### Your instructions
Check every line of the material below, and show those that contain "word".

### Data in this exercise
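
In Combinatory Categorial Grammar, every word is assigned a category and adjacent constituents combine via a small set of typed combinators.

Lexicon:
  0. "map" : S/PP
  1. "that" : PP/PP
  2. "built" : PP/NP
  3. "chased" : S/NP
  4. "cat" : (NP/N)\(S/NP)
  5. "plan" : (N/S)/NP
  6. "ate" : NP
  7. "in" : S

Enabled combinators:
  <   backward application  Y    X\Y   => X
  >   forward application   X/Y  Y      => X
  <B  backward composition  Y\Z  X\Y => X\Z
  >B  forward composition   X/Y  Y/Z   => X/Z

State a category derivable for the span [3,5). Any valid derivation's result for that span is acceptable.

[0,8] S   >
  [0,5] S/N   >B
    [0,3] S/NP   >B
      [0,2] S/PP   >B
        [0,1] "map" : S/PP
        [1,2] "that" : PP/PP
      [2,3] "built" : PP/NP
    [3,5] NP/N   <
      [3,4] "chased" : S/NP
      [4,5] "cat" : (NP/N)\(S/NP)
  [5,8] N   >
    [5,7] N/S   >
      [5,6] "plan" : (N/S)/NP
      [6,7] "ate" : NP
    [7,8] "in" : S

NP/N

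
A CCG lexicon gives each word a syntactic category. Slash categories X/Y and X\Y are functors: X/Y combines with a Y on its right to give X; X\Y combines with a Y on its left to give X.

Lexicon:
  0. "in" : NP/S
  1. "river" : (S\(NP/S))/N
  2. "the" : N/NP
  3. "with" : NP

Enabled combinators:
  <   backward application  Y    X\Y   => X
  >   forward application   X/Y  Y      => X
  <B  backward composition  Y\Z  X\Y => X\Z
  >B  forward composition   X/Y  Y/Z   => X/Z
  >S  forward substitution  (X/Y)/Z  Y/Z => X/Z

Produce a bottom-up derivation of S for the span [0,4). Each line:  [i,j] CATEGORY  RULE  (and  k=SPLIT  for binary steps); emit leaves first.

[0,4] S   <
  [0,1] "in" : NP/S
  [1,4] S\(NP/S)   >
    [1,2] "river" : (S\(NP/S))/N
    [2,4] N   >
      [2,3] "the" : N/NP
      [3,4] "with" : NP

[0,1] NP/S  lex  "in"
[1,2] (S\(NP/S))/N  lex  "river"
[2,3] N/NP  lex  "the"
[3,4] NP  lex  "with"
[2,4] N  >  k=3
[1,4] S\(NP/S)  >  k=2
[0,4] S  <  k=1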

...

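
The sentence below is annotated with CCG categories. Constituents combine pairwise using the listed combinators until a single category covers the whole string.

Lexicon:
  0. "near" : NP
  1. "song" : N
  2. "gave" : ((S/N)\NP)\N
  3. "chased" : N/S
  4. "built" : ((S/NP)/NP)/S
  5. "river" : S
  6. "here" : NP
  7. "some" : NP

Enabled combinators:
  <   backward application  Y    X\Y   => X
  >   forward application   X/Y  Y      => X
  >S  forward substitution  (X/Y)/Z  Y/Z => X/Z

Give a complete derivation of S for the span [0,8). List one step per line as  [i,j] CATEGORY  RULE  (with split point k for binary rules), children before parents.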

==

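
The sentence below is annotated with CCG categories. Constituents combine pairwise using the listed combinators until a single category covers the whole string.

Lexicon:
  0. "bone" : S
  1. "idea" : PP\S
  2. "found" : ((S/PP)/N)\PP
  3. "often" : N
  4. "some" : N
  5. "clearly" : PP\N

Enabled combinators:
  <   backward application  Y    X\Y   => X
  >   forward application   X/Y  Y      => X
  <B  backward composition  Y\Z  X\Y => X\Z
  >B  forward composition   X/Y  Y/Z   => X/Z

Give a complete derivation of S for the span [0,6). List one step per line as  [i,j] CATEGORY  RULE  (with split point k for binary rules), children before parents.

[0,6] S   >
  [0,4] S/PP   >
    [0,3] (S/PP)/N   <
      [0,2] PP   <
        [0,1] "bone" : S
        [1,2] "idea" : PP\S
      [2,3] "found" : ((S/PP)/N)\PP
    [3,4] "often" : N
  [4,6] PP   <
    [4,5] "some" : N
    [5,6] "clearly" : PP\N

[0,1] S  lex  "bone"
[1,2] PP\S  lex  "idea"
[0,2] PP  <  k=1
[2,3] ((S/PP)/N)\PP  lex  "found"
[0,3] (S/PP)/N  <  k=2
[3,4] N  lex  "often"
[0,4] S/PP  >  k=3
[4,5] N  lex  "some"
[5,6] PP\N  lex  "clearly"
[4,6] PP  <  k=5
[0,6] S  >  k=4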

### Exercise solution
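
In Combinatory Categorial Grammar, every word is assigned a category and adjacent constituents combine via a small set of typed combinators.
A CCG lexicon gives each word a syntactic category. Slash categories X/Y and X\Y are functors: X/Y combines with a Y on its right to give X; X\Y combines with a Y on its left to give X.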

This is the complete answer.